-- DATA RECORDS follows --
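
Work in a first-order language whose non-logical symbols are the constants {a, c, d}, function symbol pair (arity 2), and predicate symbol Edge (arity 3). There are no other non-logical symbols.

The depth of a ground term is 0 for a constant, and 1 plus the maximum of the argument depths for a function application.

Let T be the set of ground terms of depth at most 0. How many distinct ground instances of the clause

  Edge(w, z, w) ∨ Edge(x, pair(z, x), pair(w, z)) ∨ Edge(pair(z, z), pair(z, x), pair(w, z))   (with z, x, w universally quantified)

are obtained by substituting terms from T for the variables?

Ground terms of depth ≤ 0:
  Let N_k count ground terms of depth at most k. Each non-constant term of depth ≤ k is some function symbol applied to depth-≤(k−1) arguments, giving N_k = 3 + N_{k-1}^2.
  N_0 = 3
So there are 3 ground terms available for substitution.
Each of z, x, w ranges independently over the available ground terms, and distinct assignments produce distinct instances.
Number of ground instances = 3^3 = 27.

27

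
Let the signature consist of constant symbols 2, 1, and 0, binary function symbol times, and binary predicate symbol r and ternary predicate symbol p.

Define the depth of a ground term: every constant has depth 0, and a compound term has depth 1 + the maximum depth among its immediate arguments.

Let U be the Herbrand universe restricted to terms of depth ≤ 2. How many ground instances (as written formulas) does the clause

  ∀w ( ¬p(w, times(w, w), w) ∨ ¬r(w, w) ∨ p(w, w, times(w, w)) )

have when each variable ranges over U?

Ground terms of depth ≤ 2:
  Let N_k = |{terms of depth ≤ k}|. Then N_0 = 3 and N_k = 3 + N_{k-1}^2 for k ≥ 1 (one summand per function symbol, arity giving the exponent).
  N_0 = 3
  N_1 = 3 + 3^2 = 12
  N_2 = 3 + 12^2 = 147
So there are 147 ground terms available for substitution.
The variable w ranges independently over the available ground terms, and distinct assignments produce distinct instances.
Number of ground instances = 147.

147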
-- DATA RECORDS concluded --
-- DATA RECORDS follows --
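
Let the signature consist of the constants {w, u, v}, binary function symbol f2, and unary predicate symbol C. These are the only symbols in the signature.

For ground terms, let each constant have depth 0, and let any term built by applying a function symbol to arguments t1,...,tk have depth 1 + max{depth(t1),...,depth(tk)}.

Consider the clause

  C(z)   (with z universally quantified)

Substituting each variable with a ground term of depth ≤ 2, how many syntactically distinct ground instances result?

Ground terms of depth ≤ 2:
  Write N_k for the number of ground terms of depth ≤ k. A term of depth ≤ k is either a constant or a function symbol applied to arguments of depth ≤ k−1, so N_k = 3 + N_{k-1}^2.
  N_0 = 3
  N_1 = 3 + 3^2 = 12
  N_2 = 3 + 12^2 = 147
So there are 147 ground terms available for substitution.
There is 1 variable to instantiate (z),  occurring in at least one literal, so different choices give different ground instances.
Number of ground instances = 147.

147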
-- DATA RECORDS concluded --
-- DATA RECORDS follows --
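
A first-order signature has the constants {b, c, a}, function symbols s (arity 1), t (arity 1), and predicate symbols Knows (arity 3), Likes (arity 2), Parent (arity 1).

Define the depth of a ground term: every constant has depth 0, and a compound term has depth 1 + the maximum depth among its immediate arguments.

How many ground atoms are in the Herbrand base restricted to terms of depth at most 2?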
-- DATA RECORDS concluded --
Lines with the word "clause": how many appear in the data? State only the number.

3